ACTION ITEM -> Copy the listing out in full. Keep every word as it is.

═══ SUPPLIED MATERIAL

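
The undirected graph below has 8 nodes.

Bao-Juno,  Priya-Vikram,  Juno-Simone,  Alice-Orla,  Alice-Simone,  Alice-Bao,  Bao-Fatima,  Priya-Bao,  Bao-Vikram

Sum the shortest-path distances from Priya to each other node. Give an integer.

Distances from Priya: Alice:2, Bao:1, Fatima:2, Juno:2, Orla:3, Simone:3, Vikram:1.
Sum = 2 + 1 + 2 + 2 + 3 + 3 + 1 = 14.

14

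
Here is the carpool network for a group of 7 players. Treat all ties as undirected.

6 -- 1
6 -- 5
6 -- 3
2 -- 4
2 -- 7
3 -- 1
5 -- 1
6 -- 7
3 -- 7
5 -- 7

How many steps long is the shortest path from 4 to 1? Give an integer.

4

One shortest route is 4 – 2 – 7 – 5 – 1, which uses 4 edges, and at distance 3 from 4 we only reach {3, 5, 6}, which does not include 1. So d(4,1) = 4.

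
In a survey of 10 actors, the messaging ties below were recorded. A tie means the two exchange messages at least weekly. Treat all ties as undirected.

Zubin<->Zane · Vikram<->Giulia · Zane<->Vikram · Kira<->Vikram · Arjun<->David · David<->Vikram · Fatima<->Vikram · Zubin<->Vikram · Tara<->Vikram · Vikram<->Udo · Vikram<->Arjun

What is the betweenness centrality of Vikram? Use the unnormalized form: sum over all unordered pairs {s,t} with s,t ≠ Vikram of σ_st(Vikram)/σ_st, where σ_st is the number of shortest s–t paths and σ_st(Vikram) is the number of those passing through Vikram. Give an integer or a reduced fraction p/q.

34

Pairs whose geodesics pass through Vikram — David–Udo: 1; David–Giulia: 1; David–Tara: 1; David–Zane: 1; David–Fatima: 1; David–Zubin: 1; David–Kira: 1; Udo–Giulia: 1; Udo–Tara: 1; Udo–Arjun: 1; Udo–Zane: 1; Udo–Fatima: 1; Udo–Zubin: 1; Udo–Kira: 1 … (+20 more pairs).
All other pairs contribute 0.
Summing the contributions gives betweenness(Vikram) = 34.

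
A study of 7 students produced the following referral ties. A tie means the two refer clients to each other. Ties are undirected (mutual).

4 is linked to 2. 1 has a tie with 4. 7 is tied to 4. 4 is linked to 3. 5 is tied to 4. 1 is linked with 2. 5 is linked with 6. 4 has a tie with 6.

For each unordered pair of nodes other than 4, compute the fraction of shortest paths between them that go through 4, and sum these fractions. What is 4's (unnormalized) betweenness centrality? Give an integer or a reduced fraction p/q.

13

Pairs whose geodesics pass through 4 — 3–7: 1; 3–2: 1; 3–6: 1; 3–5: 1; 3–1: 1; 7–2: 1; 7–6: 1; 7–5: 1; 7–1: 1; 2–6: 1; 2–5: 1; 6–1: 1; 5–1: 1.
All other pairs contribute 0.
Summing the contributions gives betweenness(4) = 13.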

══════

WRITTEN RESPONSE ->
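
The undirected graph below has 8 nodes.

Bao-Juno,  Priya-Vikram,  Juno-Simone,  Alice-Orla,  Alice-Simone,  Alice-Bao,  Bao-Fatima,  Priya-Bao,  Bao-Vikram

Sum the shortest-path distances from Priya to each other node. Give an integer.

Distances from Priya: Alice:2, Bao:1, Fatima:2, Juno:2, Orla:3, Simone:3, Vikram:1.
Sum = 2 + 1 + 2 + 2 + 3 + 3 + 1 = 14.

14

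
Here is the carpool network for a group of 7 players. Treat all ties as undirected.

6 -- 1
6 -- 5
6 -- 3
2 -- 4
2 -- 7
3 -- 1
5 -- 1
6 -- 7
3 -- 7
5 -- 7

How many steps long is the shortest path from 4 to 1? Give an integer.

4

One shortest route is 4 – 2 – 7 – 5 – 1, which uses 4 edges, and at distance 3 from 4 we only reach {3, 5, 6}, which does not include 1. So d(4,1) = 4.

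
In a survey of 10 actors, the messaging ties below were recorded. A tie means the two exchange messages at least weekly. Treat all ties as undirected.

Zubin<->Zane · Vikram<->Giulia · Zane<->Vikram · Kira<->Vikram · Arjun<->David · David<->Vikram · Fatima<->Vikram · Zubin<->Vikram · Tara<->Vikram · Vikram<->Udo · Vikram<->Arjun

What is the betweenness centrality of Vikram? Use the unnormalized form: sum over all unordered pairs {s,t} with s,t ≠ Vikram of σ_st(Vikram)/σ_st, where σ_st is the number of shortest s–t paths and σ_st(Vikram) is the number of those passing through Vikram. Give an integer or a reduced fraction p/q.

34

Pairs whose geodesics pass through Vikram — David–Udo: 1; David–Giulia: 1; David–Tara: 1; David–Zane: 1; David–Fatima: 1; David–Zubin: 1; David–Kira: 1; Udo–Giulia: 1; Udo–Tara: 1; Udo–Arjun: 1; Udo–Zane: 1; Udo–Fatima: 1; Udo–Zubin: 1; Udo–Kira: 1 … (+20 more pairs).
All other pairs contribute 0.
Summing the contributions gives betweenness(Vikram) = 34.

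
A study of 7 students produced the following referral ties. A tie means the two refer clients to each other. Ties are undirected (mutual).

4 is linked to 2. 1 has a tie with 4. 7 is tied to 4. 4 is linked to 3. 5 is tied to 4. 1 is linked with 2. 5 is linked with 6. 4 has a tie with 6.

For each unordered pair of nodes other than 4, compute the fraction of shortest paths between them that go through 4, and sum these fractions. What is 4's (unnormalized) betweenness centrality? Give an integer or a reduced fraction p/q.

13

Pairs whose geodesics pass through 4 — 3–7: 1; 3–2: 1; 3–6: 1; 3–5: 1; 3–1: 1; 7–2: 1; 7–6: 1; 7–5: 1; 7–1: 1; 2–6: 1; 2–5: 1; 6–1: 1; 5–1: 1.
All other pairs contribute 0.
Summing the contributions gives betweenness(4) = 13.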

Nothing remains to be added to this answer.